=== GIVEN RECORDS ===
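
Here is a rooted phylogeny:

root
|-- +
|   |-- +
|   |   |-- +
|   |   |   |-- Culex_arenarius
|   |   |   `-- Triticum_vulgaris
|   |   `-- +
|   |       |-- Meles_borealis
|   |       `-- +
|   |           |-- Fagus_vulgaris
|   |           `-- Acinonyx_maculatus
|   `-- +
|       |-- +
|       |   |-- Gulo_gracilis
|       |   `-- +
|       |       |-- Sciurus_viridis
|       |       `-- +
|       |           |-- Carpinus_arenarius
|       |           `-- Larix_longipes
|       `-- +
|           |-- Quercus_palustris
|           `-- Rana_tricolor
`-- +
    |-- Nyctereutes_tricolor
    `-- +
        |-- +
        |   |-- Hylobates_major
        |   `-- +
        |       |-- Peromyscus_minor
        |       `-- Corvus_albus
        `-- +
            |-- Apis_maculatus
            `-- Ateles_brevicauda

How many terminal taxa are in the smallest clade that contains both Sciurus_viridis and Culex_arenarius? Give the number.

The MRCA of Sciurus_viridis and Culex_arenarius is the node subtending (((Culex_arenarius,Triticum_vulgaris),(Meles_borealis,(Fagus_vulgaris,Acinonyx_maculatus))),((Gulo_gracilis,(Sciurus_viridis,(Carpinus_arenarius,Larix_longipes))),(Quercus_palustris,Rana_tricolor))).
That clade contains 11 terminal taxa: Acinonyx_maculatus, Carpinus_arenarius, Culex_arenarius, Fagus_vulgaris, Gulo_gracilis, Larix_longipes, Meles_borealis, Quercus_palustris, Rana_tricolor, Sciurus_viridis, Triticum_vulgaris.

11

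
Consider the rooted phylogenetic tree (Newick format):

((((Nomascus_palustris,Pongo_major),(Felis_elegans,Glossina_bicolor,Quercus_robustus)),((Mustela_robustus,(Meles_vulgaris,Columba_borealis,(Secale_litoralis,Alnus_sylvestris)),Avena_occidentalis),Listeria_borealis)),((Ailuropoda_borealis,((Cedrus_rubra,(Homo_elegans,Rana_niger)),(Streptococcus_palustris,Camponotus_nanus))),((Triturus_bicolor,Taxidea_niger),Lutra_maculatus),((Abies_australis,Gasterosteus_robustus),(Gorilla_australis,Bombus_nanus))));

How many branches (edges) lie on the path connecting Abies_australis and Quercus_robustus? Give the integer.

8

The MRCA of Abies_australis and Quercus_robustus is the root of the tree.
From Abies_australis up to that node: 4 branches. From Quercus_robustus up to the same node: 4 branches. Total: 4 + 4 = 8.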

=== EXERCISE REQUIREMENTS ===
Take the entries above and transcribe them exactly.

=== WRITTEN REPLY ===
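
Here is a rooted phylogeny:

root
|-- +
|   |-- +
|   |   |-- +
|   |   |   |-- Culex_arenarius
|   |   |   `-- Triticum_vulgaris
|   |   `-- +
|   |       |-- Meles_borealis
|   |       `-- +
|   |           |-- Fagus_vulgaris
|   |           `-- Acinonyx_maculatus
|   `-- +
|       |-- +
|       |   |-- Gulo_gracilis
|       |   `-- +
|       |       |-- Sciurus_viridis
|       |       `-- +
|       |           |-- Carpinus_arenarius
|       |           `-- Larix_longipes
|       `-- +
|           |-- Quercus_palustris
|           `-- Rana_tricolor
`-- +
    |-- Nyctereutes_tricolor
    `-- +
        |-- +
        |   |-- Hylobates_major
        |   `-- +
        |       |-- Peromyscus_minor
        |       `-- Corvus_albus
        `-- +
            |-- Apis_maculatus
            `-- Ateles_brevicauda

How many terminal taxa are in the smallest clade that contains both Sciurus_viridis and Culex_arenarius? Give the number.

The MRCA of Sciurus_viridis and Culex_arenarius is the node subtending (((Culex_arenarius,Triticum_vulgaris),(Meles_borealis,(Fagus_vulgaris,Acinonyx_maculatus))),((Gulo_gracilis,(Sciurus_viridis,(Carpinus_arenarius,Larix_longipes))),(Quercus_palustris,Rana_tricolor))).
That clade contains 11 terminal taxa: Acinonyx_maculatus, Carpinus_arenarius, Culex_arenarius, Fagus_vulgaris, Gulo_gracilis, Larix_longipes, Meles_borealis, Quercus_palustris, Rana_tricolor, Sciurus_viridis, Triticum_vulgaris.

11

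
Consider the rooted phylogenetic tree (Newick format):

((((Nomascus_palustris,Pongo_major),(Felis_elegans,Glossina_bicolor,Quercus_robustus)),((Mustela_robustus,(Meles_vulgaris,Columba_borealis,(Secale_litoralis,Alnus_sylvestris)),Avena_occidentalis),Listeria_borealis)),((Ailuropoda_borealis,((Cedrus_rubra,(Homo_elegans,Rana_niger)),(Streptococcus_palustris,Camponotus_nanus))),((Triturus_bicolor,Taxidea_niger),Lutra_maculatus),((Abies_australis,Gasterosteus_robustus),(Gorilla_australis,Bombus_nanus))));

How many branches (edges) lie on the path connecting Abies_australis and Quercus_robustus? Give the integer.

8

The MRCA of Abies_australis and Quercus_robustus is the root of the tree.
From Abies_australis up to that node: 4 branches. From Quercus_robustus up to the same node: 4 branches. Total: 4 + 4 = 8.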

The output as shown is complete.